Assigned task:
Return the entire listing, character for character.

Data shown:
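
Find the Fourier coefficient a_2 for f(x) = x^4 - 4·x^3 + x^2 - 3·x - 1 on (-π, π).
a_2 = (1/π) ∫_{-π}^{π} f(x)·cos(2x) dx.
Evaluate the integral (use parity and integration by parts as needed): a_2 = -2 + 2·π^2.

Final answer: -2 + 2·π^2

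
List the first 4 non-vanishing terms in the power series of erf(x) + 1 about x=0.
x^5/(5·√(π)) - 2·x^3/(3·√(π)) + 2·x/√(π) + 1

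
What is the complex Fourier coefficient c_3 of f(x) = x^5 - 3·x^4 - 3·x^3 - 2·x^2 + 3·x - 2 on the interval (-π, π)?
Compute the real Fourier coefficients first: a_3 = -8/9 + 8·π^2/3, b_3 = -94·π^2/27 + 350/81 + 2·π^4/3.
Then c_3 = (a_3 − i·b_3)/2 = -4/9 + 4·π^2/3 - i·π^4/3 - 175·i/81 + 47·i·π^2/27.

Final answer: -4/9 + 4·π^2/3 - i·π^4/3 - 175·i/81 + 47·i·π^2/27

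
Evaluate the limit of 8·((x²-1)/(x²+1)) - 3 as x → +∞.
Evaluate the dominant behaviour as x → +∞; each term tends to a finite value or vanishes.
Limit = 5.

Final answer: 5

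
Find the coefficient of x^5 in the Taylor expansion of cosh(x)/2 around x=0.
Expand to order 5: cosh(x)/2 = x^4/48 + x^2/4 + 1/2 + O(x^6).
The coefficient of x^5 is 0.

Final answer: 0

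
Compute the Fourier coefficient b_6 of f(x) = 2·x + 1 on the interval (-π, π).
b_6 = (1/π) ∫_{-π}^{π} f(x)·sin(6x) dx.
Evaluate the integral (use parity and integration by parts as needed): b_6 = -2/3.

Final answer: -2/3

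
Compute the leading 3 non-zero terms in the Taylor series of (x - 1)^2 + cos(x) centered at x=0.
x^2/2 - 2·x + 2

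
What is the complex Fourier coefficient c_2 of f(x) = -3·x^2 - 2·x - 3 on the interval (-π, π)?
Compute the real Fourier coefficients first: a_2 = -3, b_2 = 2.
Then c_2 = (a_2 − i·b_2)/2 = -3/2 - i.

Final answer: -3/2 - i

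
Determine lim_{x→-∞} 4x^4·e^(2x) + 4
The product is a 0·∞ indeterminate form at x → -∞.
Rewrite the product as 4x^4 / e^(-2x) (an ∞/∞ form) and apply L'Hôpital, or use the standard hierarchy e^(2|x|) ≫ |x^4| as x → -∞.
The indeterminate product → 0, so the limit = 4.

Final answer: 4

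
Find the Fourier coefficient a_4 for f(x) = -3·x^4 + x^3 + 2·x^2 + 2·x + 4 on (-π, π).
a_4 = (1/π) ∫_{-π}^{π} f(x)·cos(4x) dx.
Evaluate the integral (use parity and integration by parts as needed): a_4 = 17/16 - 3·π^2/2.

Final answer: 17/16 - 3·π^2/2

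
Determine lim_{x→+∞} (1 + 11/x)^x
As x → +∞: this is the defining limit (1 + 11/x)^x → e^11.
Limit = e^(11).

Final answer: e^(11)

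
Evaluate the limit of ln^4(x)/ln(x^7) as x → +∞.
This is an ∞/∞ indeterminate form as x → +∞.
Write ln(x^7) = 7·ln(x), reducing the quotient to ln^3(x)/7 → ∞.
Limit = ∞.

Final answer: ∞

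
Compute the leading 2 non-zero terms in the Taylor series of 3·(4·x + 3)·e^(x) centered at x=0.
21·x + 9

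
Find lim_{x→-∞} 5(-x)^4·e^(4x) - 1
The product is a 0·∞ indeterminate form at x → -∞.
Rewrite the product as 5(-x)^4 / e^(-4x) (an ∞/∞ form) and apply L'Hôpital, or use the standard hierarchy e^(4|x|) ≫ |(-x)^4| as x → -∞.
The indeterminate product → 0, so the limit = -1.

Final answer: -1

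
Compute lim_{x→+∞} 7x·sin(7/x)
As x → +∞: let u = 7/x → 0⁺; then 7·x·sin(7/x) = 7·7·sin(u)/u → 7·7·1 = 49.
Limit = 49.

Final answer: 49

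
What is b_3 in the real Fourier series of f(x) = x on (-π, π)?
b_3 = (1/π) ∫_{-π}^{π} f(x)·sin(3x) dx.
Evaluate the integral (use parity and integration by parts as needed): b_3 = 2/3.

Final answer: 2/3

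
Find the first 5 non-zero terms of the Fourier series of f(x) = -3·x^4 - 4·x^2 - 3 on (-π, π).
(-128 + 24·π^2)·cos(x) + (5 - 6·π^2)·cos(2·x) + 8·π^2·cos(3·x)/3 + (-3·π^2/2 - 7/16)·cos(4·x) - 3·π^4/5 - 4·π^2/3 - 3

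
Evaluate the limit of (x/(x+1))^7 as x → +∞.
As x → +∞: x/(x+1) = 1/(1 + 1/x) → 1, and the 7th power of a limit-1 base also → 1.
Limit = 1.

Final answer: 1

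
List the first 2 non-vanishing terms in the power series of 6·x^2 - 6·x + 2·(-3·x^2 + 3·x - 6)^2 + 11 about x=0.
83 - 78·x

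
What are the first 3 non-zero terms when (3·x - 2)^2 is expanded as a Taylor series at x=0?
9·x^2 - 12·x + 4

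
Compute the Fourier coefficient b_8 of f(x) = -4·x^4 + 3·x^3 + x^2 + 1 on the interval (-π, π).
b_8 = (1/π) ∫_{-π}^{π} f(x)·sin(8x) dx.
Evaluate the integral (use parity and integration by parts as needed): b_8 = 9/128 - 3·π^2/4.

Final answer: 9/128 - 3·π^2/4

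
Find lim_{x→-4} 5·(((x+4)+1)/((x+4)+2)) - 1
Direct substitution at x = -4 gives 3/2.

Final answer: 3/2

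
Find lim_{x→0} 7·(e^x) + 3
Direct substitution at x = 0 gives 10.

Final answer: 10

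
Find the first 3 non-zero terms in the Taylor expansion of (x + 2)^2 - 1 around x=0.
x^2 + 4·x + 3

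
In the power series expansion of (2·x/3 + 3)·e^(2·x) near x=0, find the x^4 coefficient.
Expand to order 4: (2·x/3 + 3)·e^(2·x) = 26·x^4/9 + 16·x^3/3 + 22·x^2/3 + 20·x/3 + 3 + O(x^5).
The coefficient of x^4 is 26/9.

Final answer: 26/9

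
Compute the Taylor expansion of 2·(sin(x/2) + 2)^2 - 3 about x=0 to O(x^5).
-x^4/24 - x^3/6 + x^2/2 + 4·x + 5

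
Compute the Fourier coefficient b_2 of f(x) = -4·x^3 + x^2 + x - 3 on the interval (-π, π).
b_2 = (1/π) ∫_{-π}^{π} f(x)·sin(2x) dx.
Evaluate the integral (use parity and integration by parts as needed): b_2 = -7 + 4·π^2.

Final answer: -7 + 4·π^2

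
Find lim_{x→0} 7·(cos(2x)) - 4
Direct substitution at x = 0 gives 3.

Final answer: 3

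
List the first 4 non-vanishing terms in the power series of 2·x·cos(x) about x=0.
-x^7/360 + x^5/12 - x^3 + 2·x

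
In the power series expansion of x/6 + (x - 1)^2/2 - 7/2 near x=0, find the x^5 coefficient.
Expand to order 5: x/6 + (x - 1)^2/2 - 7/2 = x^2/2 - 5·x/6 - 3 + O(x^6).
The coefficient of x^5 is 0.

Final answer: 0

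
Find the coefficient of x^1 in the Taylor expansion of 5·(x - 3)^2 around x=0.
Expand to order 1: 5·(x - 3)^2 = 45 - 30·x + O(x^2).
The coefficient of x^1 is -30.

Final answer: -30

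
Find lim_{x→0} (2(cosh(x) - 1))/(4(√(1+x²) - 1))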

Exercise answer:
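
Find the Fourier coefficient a_2 for f(x) = x^4 - 4·x^3 + x^2 - 3·x - 1 on (-π, π).
a_2 = (1/π) ∫_{-π}^{π} f(x)·cos(2x) dx.
Evaluate the integral (use parity and integration by parts as needed): a_2 = -2 + 2·π^2.

Final answer: -2 + 2·π^2

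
List the first 4 non-vanishing terms in the power series of erf(x) + 1 about x=0.
x^5/(5·√(π)) - 2·x^3/(3·√(π)) + 2·x/√(π) + 1

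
What is the complex Fourier coefficient c_3 of f(x) = x^5 - 3·x^4 - 3·x^3 - 2·x^2 + 3·x - 2 on the interval (-π, π)?
Compute the real Fourier coefficients first: a_3 = -8/9 + 8·π^2/3, b_3 = -94·π^2/27 + 350/81 + 2·π^4/3.
Then c_3 = (a_3 − i·b_3)/2 = -4/9 + 4·π^2/3 - i·π^4/3 - 175·i/81 + 47·i·π^2/27.

Final answer: -4/9 + 4·π^2/3 - i·π^4/3 - 175·i/81 + 47·i·π^2/27

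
Evaluate the limit of 8·((x²-1)/(x²+1)) - 3 as x → +∞.
Evaluate the dominant behaviour as x → +∞; each term tends to a finite value or vanishes.
Limit = 5.

Final answer: 5

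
Find the coefficient of x^5 in the Taylor expansion of cosh(x)/2 around x=0.
Expand to order 5: cosh(x)/2 = x^4/48 + x^2/4 + 1/2 + O(x^6).
The coefficient of x^5 is 0.

Final answer: 0

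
Compute the Fourier coefficient b_6 of f(x) = 2·x + 1 on the interval (-π, π).
b_6 = (1/π) ∫_{-π}^{π} f(x)·sin(6x) dx.
Evaluate the integral (use parity and integration by parts as needed): b_6 = -2/3.

Final answer: -2/3

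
Compute the leading 3 non-zero terms in the Taylor series of (x - 1)^2 + cos(x) centered at x=0.
x^2/2 - 2·x + 2

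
What is the complex Fourier coefficient c_2 of f(x) = -3·x^2 - 2·x - 3 on the interval (-π, π)?
Compute the real Fourier coefficients first: a_2 = -3, b_2 = 2.
Then c_2 = (a_2 − i·b_2)/2 = -3/2 - i.

Final answer: -3/2 - i

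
Determine lim_{x→-∞} 4x^4·e^(2x) + 4
The product is a 0·∞ indeterminate form at x → -∞.
Rewrite the product as 4x^4 / e^(-2x) (an ∞/∞ form) and apply L'Hôpital, or use the standard hierarchy e^(2|x|) ≫ |x^4| as x → -∞.
The indeterminate product → 0, so the limit = 4.

Final answer: 4

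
Find the Fourier coefficient a_4 for f(x) = -3·x^4 + x^3 + 2·x^2 + 2·x + 4 on (-π, π).
a_4 = (1/π) ∫_{-π}^{π} f(x)·cos(4x) dx.
Evaluate the integral (use parity and integration by parts as needed): a_4 = 17/16 - 3·π^2/2.

Final answer: 17/16 - 3·π^2/2

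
Determine lim_{x→+∞} (1 + 11/x)^x
As x → +∞: this is the defining limit (1 + 11/x)^x → e^11.
Limit = e^(11).

Final answer: e^(11)

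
Evaluate the limit of ln^4(x)/ln(x^7) as x → +∞.
This is an ∞/∞ indeterminate form as x → +∞.
Write ln(x^7) = 7·ln(x), reducing the quotient to ln^3(x)/7 → ∞.
Limit = ∞.

Final answer: ∞

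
Compute the leading 2 non-zero terms in the Taylor series of 3·(4·x + 3)·e^(x) centered at x=0.
21·x + 9

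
Find lim_{x→-∞} 5(-x)^4·e^(4x) - 1
The product is a 0·∞ indeterminate form at x → -∞.
Rewrite the product as 5(-x)^4 / e^(-4x) (an ∞/∞ form) and apply L'Hôpital, or use the standard hierarchy e^(4|x|) ≫ |(-x)^4| as x → -∞.
The indeterminate product → 0, so the limit = -1.

Final answer: -1

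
Compute lim_{x→+∞} 7x·sin(7/x)
As x → +∞: let u = 7/x → 0⁺; then 7·x·sin(7/x) = 7·7·sin(u)/u → 7·7·1 = 49.
Limit = 49.

Final answer: 49

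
What is b_3 in the real Fourier series of f(x) = x on (-π, π)?
b_3 = (1/π) ∫_{-π}^{π} f(x)·sin(3x) dx.
Evaluate the integral (use parity and integration by parts as needed): b_3 = 2/3.

Final answer: 2/3

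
Find the first 5 non-zero terms of the Fourier series of f(x) = -3·x^4 - 4·x^2 - 3 on (-π, π).
(-128 + 24·π^2)·cos(x) + (5 - 6·π^2)·cos(2·x) + 8·π^2·cos(3·x)/3 + (-3·π^2/2 - 7/16)·cos(4·x) - 3·π^4/5 - 4·π^2/3 - 3

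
Evaluate the limit of (x/(x+1))^7 as x → +∞.
As x → +∞: x/(x+1) = 1/(1 + 1/x) → 1, and the 7th power of a limit-1 base also → 1.
Limit = 1.

Final answer: 1

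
List the first 2 non-vanishing terms in the power series of 6·x^2 - 6·x + 2·(-3·x^2 + 3·x - 6)^2 + 11 about x=0.
83 - 78·x

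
What are the first 3 non-zero terms when (3·x - 2)^2 is expanded as a Taylor series at x=0?
9·x^2 - 12·x + 4

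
Compute the Fourier coefficient b_8 of f(x) = -4·x^4 + 3·x^3 + x^2 + 1 on the interval (-π, π).
b_8 = (1/π) ∫_{-π}^{π} f(x)·sin(8x) dx.
Evaluate the integral (use parity and integration by parts as needed): b_8 = 9/128 - 3·π^2/4.

Final answer: 9/128 - 3·π^2/4

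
Find lim_{x→-4} 5·(((x+4)+1)/((x+4)+2)) - 1
Direct substitution at x = -4 gives 3/2.

Final answer: 3/2

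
Find lim_{x→0} 7·(e^x) + 3
Direct substitution at x = 0 gives 10.

Final answer: 10

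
Find the first 3 non-zero terms in the Taylor expansion of (x + 2)^2 - 1 around x=0.
x^2 + 4·x + 3

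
In the power series expansion of (2·x/3 + 3)·e^(2·x) near x=0, find the x^4 coefficient.
Expand to order 4: (2·x/3 + 3)·e^(2·x) = 26·x^4/9 + 16·x^3/3 + 22·x^2/3 + 20·x/3 + 3 + O(x^5).
The coefficient of x^4 is 26/9.

Final answer: 26/9

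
Compute the Taylor expansion of 2·(sin(x/2) + 2)^2 - 3 about x=0 to O(x^5).
-x^4/24 - x^3/6 + x^2/2 + 4·x + 5

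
Compute the Fourier coefficient b_2 of f(x) = -4·x^3 + x^2 + x - 3 on the interval (-π, π).
b_2 = (1/π) ∫_{-π}^{π} f(x)·sin(2x) dx.
Evaluate the integral (use parity and integration by parts as needed): b_2 = -7 + 4·π^2.

Final answer: -7 + 4·π^2

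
Find lim_{x→0} 7·(cos(2x)) - 4
Direct substitution at x = 0 gives 3.

Final answer: 3

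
List the first 4 non-vanishing terms in the power series of 2·x·cos(x) about x=0.
-x^7/360 + x^5/12 - x^3 + 2·x

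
In the power series expansion of x/6 + (x - 1)^2/2 - 7/2 near x=0, find the x^5 coefficient.
Expand to order 5: x/6 + (x - 1)^2/2 - 7/2 = x^2/2 - 5·x/6 - 3 + O(x^6).
The coefficient of x^5 is 0.

Final answer: 0

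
Find the coefficient of x^1 in the Taylor expansion of 5·(x - 3)^2 around x=0.
Expand to order 1: 5·(x - 3)^2 = 45 - 30·x + O(x^2).
The coefficient of x^1 is -30.

Final answer: -30

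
Find lim_{x→0} (2(cosh(x) - 1))/(4(√(1+x²) - 1))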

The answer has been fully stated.